# Task brief
Print the data that follows without changing a single word.

Data to examine below:

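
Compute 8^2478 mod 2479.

8^1 ≡ 8 (mod 2479)
8^2 ≡ 8^2 = 64 ≡ 64 (mod 2479)
8^4 ≡ 64^2 = 4096 ≡ 1617 (mod 2479)
8^8 ≡ 1617^2 = 2614689 ≡ 1823 (mod 2479)
8^16 ≡ 1823^2 = 3323329 ≡ 1469 (mod 2479)
8^32 ≡ 1469^2 = 2157961 ≡ 1231 (mod 2479)
8^64 ≡ 1231^2 = 1515361 ≡ 692 (mod 2479)
8^128 ≡ 692^2 = 478864 ≡ 417 (mod 2479)
8^256 ≡ 417^2 = 173889 ≡ 359 (mod 2479)
8^512 ≡ 359^2 = 128881 ≡ 2452 (mod 2479)
8^1024 ≡ 2452^2 = 6012304 ≡ 729 (mod 2479)
8^2048 ≡ 729^2 = 531441 ≡ 935 (mod 2479)
2478 = 2048 + 256 + 128 + 32 + 8 + 4 + 2 in binary powers of 2.
So 8^2478 ≡ 935 · 359 · 417 · 1231 · 1823 · 1617 · 64 ≡ 2034 (mod 2479).
Since 2034 ≠ 1, base 8 is a Fermat witness: 2479 is composite.

2034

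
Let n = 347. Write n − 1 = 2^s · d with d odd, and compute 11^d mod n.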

End of Data to examine.

# Task response
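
Compute 8^2478 mod 2479.

8^1 ≡ 8 (mod 2479)
8^2 ≡ 8^2 = 64 ≡ 64 (mod 2479)
8^4 ≡ 64^2 = 4096 ≡ 1617 (mod 2479)
8^8 ≡ 1617^2 = 2614689 ≡ 1823 (mod 2479)
8^16 ≡ 1823^2 = 3323329 ≡ 1469 (mod 2479)
8^32 ≡ 1469^2 = 2157961 ≡ 1231 (mod 2479)
8^64 ≡ 1231^2 = 1515361 ≡ 692 (mod 2479)
8^128 ≡ 692^2 = 478864 ≡ 417 (mod 2479)
8^256 ≡ 417^2 = 173889 ≡ 359 (mod 2479)
8^512 ≡ 359^2 = 128881 ≡ 2452 (mod 2479)
8^1024 ≡ 2452^2 = 6012304 ≡ 729 (mod 2479)
8^2048 ≡ 729^2 = 531441 ≡ 935 (mod 2479)
2478 = 2048 + 256 + 128 + 32 + 8 + 4 + 2 in binary powers of 2.
So 8^2478 ≡ 935 · 359 · 417 · 1231 · 1823 · 1617 · 64 ≡ 2034 (mod 2479).
Since 2034 ≠ 1, base 8 is a Fermat witness: 2479 is composite.

2034

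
Let n = 347. Write n − 1 = 2^s · d with d odd, and compute 11^d mod n.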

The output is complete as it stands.